* Study material *
++++++++++++++++++++

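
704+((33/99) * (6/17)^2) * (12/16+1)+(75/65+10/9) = 23883394/33813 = 706.34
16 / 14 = 8 / 7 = 1.14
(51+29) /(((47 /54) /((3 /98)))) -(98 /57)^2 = -1064492 /7482447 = -0.14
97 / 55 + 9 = 592 / 55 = 10.76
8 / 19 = 0.42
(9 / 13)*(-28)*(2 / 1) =-504 / 13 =-38.77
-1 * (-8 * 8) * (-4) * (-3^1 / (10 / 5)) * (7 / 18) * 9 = 1344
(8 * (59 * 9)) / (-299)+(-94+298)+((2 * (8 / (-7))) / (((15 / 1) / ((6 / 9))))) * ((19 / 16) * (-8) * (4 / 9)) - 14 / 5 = 158870702 / 847665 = 187.42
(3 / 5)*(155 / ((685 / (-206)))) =-19158 / 685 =-27.97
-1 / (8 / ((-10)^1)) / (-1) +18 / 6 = 7 / 4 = 1.75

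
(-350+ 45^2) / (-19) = -88.16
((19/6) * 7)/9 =133/54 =2.46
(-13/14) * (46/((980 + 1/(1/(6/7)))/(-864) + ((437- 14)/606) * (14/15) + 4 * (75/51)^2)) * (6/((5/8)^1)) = -180973668096/3604295759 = -50.21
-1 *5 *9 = -45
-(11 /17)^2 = -121 /289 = -0.42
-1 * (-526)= 526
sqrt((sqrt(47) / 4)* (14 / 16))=sqrt(14)* 47^(1 / 4) / 8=1.22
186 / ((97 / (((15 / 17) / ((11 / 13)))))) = 36270 / 18139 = 2.00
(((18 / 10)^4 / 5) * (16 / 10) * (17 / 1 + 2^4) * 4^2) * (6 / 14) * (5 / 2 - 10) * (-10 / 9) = 27713664 / 4375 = 6334.55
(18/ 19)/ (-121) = -18/ 2299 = -0.01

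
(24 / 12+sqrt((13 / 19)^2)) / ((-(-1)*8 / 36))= 459 / 38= 12.08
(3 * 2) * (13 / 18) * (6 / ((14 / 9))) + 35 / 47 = 5744 / 329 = 17.46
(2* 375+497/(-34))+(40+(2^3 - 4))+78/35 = 930117/1190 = 781.61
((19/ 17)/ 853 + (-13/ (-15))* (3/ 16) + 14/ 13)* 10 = 18711549/ 1508104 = 12.41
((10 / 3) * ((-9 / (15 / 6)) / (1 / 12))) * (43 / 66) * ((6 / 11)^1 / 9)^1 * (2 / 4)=-344 / 121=-2.84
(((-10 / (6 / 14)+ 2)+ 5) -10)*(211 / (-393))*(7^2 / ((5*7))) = 116683 / 5895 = 19.79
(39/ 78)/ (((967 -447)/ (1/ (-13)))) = -1/ 13520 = -0.00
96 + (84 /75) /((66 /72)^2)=294432 /3025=97.33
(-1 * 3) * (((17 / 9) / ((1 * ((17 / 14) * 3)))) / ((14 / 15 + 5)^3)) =-5250 / 704969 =-0.01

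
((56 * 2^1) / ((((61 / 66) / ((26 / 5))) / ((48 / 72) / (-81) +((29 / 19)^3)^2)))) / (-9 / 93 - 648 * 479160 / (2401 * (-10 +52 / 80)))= 11709228613819940851648 / 20340329861805632040645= 0.58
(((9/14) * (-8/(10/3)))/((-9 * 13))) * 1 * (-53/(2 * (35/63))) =-1431/2275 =-0.63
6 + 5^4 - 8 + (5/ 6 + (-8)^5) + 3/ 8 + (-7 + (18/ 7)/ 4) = -5401225/ 168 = -32150.15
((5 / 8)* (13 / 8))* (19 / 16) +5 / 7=1.92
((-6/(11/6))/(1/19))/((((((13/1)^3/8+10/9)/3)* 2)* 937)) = -73872/204624871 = -0.00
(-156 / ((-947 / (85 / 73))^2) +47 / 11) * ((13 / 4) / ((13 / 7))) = 1572235521269 / 210280187084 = 7.48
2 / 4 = 1 / 2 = 0.50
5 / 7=0.71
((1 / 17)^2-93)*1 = -26876 / 289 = -93.00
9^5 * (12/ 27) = 26244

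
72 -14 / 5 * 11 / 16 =2803 / 40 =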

++++++++++++++++++++

* Prompt *
When you reach the line holding "-1 *5 *9 = -45" in the records above, begin reproducing exactly, stop after the line holding "(24 / 12+sqrt((13", and output nothing else.

* Answer to this problem *
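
-1 *5 *9 = -45
-(11 /17)^2 = -121 /289 = -0.42
-1 * (-526)= 526
sqrt((sqrt(47) / 4)* (14 / 16))=sqrt(14)* 47^(1 / 4) / 8=1.22
186 / ((97 / (((15 / 17) / ((11 / 13)))))) = 36270 / 18139 = 2.00
(((18 / 10)^4 / 5) * (16 / 10) * (17 / 1 + 2^4) * 4^2) * (6 / 14) * (5 / 2 - 10) * (-10 / 9) = 27713664 / 4375 = 6334.55
(18/ 19)/ (-121) = -18/ 2299 = -0.01

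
(24 / 12+sqrt((13 / 19)^2)) / ((-(-1)*8 / 36))= 459 / 38= 12.08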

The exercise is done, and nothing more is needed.